Lift out all lines below that contain "Assume".

Segment Open

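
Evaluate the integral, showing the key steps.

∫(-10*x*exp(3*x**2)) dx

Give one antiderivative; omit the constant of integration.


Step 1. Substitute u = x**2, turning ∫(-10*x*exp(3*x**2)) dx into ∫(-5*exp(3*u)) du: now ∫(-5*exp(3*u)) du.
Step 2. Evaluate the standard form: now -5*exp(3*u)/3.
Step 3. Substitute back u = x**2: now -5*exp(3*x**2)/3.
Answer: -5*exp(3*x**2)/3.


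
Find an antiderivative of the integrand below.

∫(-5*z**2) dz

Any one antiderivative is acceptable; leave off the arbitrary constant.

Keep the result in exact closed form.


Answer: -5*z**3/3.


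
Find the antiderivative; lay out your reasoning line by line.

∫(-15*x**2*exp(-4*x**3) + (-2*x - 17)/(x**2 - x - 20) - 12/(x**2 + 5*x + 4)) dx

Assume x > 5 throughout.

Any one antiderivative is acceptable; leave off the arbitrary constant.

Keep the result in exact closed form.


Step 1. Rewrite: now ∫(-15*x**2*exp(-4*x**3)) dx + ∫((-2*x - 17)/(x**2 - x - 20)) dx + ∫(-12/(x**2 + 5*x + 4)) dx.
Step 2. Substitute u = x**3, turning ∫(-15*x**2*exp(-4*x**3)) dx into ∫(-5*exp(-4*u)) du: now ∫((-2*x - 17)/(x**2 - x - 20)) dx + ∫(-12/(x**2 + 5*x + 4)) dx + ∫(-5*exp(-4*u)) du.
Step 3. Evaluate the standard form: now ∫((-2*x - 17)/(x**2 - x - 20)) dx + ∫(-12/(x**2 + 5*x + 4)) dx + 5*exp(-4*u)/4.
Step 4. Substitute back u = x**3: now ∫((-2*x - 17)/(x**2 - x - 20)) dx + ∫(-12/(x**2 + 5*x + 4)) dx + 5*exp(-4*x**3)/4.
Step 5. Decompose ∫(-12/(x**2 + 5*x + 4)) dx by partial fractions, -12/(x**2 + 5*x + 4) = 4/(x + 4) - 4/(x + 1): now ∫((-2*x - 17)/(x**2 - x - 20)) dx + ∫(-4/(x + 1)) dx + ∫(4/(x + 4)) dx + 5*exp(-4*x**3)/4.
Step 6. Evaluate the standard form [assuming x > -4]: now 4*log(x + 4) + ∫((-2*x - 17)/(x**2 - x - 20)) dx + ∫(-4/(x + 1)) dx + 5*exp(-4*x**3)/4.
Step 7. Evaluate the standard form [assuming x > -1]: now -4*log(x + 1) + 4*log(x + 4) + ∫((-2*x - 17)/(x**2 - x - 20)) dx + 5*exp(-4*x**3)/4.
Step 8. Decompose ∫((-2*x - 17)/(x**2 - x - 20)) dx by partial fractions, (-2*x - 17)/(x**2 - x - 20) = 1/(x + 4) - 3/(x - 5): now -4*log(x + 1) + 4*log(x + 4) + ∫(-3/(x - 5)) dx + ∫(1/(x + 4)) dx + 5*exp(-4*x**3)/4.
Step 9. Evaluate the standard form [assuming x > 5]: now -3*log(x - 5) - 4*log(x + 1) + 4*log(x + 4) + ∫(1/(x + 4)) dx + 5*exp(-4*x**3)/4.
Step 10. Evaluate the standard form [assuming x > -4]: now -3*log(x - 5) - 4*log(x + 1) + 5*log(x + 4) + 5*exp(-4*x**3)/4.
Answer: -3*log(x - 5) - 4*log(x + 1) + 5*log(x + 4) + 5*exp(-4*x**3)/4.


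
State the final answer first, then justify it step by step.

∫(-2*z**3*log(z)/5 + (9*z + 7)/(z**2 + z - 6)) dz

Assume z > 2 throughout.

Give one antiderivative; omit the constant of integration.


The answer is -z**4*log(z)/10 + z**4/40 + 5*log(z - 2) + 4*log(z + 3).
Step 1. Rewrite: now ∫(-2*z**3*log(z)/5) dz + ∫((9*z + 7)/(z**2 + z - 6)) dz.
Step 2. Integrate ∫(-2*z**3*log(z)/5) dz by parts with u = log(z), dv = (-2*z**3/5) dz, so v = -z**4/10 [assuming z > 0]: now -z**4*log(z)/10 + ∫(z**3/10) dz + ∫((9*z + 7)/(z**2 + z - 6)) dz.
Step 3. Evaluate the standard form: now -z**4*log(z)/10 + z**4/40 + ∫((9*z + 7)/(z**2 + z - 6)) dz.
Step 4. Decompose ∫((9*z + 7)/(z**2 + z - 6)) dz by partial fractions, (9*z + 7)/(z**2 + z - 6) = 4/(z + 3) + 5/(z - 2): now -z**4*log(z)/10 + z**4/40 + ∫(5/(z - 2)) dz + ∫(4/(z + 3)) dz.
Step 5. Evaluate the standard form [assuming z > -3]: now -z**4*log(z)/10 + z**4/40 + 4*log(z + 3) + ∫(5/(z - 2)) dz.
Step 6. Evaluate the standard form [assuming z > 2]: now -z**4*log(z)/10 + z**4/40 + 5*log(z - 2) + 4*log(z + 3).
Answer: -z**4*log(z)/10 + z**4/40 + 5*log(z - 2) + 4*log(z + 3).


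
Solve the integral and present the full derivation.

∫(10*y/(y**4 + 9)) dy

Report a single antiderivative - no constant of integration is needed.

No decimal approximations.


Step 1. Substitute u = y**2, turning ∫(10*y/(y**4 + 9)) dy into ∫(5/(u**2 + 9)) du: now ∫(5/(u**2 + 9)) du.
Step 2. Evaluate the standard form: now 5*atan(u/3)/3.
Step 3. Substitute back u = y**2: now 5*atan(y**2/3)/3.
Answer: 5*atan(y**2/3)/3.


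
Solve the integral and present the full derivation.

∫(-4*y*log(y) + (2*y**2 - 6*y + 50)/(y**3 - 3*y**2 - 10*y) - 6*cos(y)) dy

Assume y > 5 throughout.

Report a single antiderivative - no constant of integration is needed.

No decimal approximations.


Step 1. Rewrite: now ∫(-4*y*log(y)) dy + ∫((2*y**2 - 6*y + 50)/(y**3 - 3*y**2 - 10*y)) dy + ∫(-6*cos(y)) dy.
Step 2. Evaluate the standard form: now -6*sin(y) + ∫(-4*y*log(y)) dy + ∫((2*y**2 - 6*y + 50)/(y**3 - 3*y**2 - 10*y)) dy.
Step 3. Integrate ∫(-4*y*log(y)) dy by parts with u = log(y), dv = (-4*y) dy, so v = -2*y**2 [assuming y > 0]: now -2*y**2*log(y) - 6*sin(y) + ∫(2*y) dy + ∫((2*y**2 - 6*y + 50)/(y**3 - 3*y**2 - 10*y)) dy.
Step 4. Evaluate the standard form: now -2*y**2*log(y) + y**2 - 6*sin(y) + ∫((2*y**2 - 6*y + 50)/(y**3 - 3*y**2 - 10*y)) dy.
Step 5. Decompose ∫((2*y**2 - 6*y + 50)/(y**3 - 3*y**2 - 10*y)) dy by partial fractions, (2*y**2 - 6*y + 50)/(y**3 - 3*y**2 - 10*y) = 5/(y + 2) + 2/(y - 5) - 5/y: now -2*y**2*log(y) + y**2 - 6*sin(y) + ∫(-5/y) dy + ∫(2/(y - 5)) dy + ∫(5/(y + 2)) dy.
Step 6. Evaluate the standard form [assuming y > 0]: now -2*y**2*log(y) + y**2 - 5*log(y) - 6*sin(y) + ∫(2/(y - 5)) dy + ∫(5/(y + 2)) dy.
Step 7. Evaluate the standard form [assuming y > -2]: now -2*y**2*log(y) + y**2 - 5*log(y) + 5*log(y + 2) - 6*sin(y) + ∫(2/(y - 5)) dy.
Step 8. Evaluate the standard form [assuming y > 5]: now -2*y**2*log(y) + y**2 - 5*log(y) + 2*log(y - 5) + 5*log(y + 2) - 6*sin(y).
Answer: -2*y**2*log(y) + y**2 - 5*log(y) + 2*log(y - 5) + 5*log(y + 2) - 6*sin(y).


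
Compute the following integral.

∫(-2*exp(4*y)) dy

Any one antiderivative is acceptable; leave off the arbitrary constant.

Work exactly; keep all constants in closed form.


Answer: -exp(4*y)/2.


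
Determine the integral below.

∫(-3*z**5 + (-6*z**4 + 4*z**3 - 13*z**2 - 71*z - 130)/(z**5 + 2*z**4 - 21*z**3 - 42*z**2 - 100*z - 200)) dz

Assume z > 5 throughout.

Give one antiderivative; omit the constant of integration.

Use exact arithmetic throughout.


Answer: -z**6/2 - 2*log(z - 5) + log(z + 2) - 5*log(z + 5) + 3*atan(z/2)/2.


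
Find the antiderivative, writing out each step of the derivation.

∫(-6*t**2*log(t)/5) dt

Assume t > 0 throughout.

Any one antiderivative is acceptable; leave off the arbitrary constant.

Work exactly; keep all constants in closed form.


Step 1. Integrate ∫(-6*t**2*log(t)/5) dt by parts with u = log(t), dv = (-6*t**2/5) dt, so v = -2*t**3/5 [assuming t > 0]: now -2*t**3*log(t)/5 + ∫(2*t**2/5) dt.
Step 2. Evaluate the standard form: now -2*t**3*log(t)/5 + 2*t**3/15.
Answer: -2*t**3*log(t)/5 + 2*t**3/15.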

Segment Closed
Segment Open

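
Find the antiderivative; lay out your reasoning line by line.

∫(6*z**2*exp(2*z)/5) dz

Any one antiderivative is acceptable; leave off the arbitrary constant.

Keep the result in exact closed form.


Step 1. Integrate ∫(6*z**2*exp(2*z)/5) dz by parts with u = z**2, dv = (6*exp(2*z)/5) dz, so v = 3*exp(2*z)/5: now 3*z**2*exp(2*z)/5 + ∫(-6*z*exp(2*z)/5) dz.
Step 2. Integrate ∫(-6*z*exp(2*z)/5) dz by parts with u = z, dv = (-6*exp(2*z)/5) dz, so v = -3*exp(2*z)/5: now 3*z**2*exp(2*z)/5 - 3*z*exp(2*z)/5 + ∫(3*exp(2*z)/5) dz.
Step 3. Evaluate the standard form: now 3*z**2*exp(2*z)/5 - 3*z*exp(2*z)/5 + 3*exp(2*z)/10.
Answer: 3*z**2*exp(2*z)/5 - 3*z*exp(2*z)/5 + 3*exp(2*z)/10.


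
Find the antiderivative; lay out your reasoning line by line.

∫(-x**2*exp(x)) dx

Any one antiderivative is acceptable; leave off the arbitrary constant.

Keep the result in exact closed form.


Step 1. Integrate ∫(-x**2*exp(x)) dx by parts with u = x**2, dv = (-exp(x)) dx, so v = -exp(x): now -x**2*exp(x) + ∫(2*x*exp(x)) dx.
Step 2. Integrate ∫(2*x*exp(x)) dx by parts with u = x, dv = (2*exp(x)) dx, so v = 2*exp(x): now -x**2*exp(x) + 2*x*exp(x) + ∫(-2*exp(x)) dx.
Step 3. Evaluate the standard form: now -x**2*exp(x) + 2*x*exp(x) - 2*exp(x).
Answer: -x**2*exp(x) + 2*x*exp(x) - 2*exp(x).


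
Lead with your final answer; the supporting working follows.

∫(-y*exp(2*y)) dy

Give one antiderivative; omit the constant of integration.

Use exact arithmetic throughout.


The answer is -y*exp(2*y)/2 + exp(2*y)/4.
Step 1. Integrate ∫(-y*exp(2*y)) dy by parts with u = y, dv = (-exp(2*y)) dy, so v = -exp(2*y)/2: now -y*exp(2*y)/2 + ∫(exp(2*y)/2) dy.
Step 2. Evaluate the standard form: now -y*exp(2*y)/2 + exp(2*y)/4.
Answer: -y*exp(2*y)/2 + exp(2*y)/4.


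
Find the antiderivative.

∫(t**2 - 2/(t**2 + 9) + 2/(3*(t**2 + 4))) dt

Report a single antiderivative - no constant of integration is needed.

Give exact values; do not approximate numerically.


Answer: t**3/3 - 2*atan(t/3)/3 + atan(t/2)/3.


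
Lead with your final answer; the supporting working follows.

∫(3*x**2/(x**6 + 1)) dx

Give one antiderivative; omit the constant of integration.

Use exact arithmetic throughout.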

Segment Closed

THE COMPLETED TASK
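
Assume x > 5 throughout.
Assume z > 2 throughout.
Assume y > 5 throughout.
Assume z > 5 throughout.
Assume t > 0 throughout.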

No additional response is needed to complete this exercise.